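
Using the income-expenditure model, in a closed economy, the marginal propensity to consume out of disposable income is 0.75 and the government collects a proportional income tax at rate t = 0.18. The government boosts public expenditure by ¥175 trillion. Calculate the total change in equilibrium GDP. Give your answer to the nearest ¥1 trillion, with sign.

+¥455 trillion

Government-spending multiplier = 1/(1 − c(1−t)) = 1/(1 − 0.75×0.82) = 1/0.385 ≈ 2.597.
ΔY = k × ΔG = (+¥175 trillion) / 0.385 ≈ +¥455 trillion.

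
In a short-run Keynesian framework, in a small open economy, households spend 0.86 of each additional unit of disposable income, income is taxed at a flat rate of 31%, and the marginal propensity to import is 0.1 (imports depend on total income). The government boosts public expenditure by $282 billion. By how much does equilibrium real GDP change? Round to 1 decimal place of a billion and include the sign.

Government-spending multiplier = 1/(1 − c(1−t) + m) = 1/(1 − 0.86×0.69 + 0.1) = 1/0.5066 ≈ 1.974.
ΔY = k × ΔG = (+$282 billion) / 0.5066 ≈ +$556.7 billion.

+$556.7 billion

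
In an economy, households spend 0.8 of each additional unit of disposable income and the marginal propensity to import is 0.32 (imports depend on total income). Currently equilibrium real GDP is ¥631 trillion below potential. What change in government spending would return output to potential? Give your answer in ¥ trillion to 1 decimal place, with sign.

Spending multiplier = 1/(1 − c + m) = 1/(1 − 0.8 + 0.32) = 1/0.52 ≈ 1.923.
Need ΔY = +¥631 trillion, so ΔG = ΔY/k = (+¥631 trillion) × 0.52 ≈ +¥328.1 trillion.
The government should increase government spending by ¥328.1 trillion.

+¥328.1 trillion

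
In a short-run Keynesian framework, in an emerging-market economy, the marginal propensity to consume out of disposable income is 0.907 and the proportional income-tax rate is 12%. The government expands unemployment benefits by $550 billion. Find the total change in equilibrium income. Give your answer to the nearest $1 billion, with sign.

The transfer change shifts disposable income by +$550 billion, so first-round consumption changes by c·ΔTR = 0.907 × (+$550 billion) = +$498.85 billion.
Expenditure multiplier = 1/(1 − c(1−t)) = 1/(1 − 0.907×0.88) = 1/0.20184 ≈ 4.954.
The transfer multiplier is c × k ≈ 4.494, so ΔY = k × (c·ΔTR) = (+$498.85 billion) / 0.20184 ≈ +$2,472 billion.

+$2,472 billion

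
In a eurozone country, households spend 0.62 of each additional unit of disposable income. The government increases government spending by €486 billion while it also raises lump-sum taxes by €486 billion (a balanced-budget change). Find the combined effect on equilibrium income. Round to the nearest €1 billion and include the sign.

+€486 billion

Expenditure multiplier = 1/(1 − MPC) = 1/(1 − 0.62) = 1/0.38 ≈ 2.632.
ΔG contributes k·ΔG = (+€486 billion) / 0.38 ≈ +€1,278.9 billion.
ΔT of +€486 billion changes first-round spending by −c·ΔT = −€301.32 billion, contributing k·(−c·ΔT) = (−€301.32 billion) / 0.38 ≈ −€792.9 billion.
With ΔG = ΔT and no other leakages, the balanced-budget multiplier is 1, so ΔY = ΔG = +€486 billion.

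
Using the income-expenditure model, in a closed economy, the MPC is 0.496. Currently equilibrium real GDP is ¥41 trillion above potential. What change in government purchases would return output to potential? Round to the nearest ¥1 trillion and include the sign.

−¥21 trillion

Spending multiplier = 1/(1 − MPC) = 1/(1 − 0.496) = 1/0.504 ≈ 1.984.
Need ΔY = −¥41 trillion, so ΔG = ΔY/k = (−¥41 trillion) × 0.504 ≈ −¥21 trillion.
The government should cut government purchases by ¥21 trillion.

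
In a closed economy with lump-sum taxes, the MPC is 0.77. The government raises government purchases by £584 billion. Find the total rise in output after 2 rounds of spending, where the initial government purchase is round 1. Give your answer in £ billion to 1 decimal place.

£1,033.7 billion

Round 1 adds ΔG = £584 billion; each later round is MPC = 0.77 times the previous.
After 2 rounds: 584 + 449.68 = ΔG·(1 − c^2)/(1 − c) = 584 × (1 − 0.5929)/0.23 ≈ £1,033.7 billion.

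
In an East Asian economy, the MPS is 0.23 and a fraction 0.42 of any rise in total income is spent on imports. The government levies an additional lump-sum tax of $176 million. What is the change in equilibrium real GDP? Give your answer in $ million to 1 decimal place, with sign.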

──────────────────────────────

EXERCISE OBJECTIVE: The data above should be returned exactly as written.

RESULT FOR THIS EXERCISE:
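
Using the income-expenditure model, in a closed economy, the marginal propensity to consume out of disposable income is 0.75 and the government collects a proportional income tax at rate t = 0.18. The government boosts public expenditure by ¥175 trillion. Calculate the total change in equilibrium GDP. Give your answer to the nearest ¥1 trillion, with sign.

+¥455 trillion

Government-spending multiplier = 1/(1 − c(1−t)) = 1/(1 − 0.75×0.82) = 1/0.385 ≈ 2.597.
ΔY = k × ΔG = (+¥175 trillion) / 0.385 ≈ +¥455 trillion.

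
In a short-run Keynesian framework, in a small open economy, households spend 0.86 of each additional unit of disposable income, income is taxed at a flat rate of 31%, and the marginal propensity to import is 0.1 (imports depend on total income). The government boosts public expenditure by $282 billion. By how much does equilibrium real GDP change? Round to 1 decimal place of a billion and include the sign.

Government-spending multiplier = 1/(1 − c(1−t) + m) = 1/(1 − 0.86×0.69 + 0.1) = 1/0.5066 ≈ 1.974.
ΔY = k × ΔG = (+$282 billion) / 0.5066 ≈ +$556.7 billion.

+$556.7 billion

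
In an economy, households spend 0.8 of each additional unit of disposable income and the marginal propensity to import is 0.32 (imports depend on total income). Currently equilibrium real GDP is ¥631 trillion below potential. What change in government spending would return output to potential? Give your answer in ¥ trillion to 1 decimal place, with sign.

Spending multiplier = 1/(1 − c + m) = 1/(1 − 0.8 + 0.32) = 1/0.52 ≈ 1.923.
Need ΔY = +¥631 trillion, so ΔG = ΔY/k = (+¥631 trillion) × 0.52 ≈ +¥328.1 trillion.
The government should increase government spending by ¥328.1 trillion.

+¥328.1 trillion

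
In a short-run Keynesian framework, in an emerging-market economy, the marginal propensity to consume out of disposable income is 0.907 and the proportional income-tax rate is 12%. The government expands unemployment benefits by $550 billion. Find the total change in equilibrium income. Give your answer to the nearest $1 billion, with sign.

The transfer change shifts disposable income by +$550 billion, so first-round consumption changes by c·ΔTR = 0.907 × (+$550 billion) = +$498.85 billion.
Expenditure multiplier = 1/(1 − c(1−t)) = 1/(1 − 0.907×0.88) = 1/0.20184 ≈ 4.954.
The transfer multiplier is c × k ≈ 4.494, so ΔY = k × (c·ΔTR) = (+$498.85 billion) / 0.20184 ≈ +$2,472 billion.

+$2,472 billion

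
In a eurozone country, households spend 0.62 of each additional unit of disposable income. The government increases government spending by €486 billion while it also raises lump-sum taxes by €486 billion (a balanced-budget change). Find the combined effect on equilibrium income. Round to the nearest €1 billion and include the sign.

+€486 billion

Expenditure multiplier = 1/(1 − MPC) = 1/(1 − 0.62) = 1/0.38 ≈ 2.632.
ΔG contributes k·ΔG = (+€486 billion) / 0.38 ≈ +€1,278.9 billion.
ΔT of +€486 billion changes first-round spending by −c·ΔT = −€301.32 billion, contributing k·(−c·ΔT) = (−€301.32 billion) / 0.38 ≈ −€792.9 billion.
With ΔG = ΔT and no other leakages, the balanced-budget multiplier is 1, so ΔY = ΔG = +€486 billion.

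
Using the income-expenditure model, in a closed economy, the MPC is 0.496. Currently equilibrium real GDP is ¥41 trillion above potential. What change in government purchases would return output to potential? Round to the nearest ¥1 trillion and include the sign.

−¥21 trillion

Spending multiplier = 1/(1 − MPC) = 1/(1 − 0.496) = 1/0.504 ≈ 1.984.
Need ΔY = −¥41 trillion, so ΔG = ΔY/k = (−¥41 trillion) × 0.504 ≈ −¥21 trillion.
The government should cut government purchases by ¥21 trillion.

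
In a closed economy with lump-sum taxes, the MPC is 0.77. The government raises government purchases by £584 billion. Find the total rise in output after 2 rounds of spending, where the initial government purchase is round 1. Give your answer in £ billion to 1 decimal place.

£1,033.7 billion

Round 1 adds ΔG = £584 billion; each later round is MPC = 0.77 times the previous.
After 2 rounds: 584 + 449.68 = ΔG·(1 − c^2)/(1 − c) = 584 × (1 − 0.5929)/0.23 ≈ £1,033.7 billion.

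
In an East Asian economy, the MPS is 0.23 and a fraction 0.42 of any rise in total income is spent on imports. The government levies an additional lump-sum tax of $176 million. What is the change in equilibrium real GDP? Give your answer in $ million to 1 decimal place, with sign.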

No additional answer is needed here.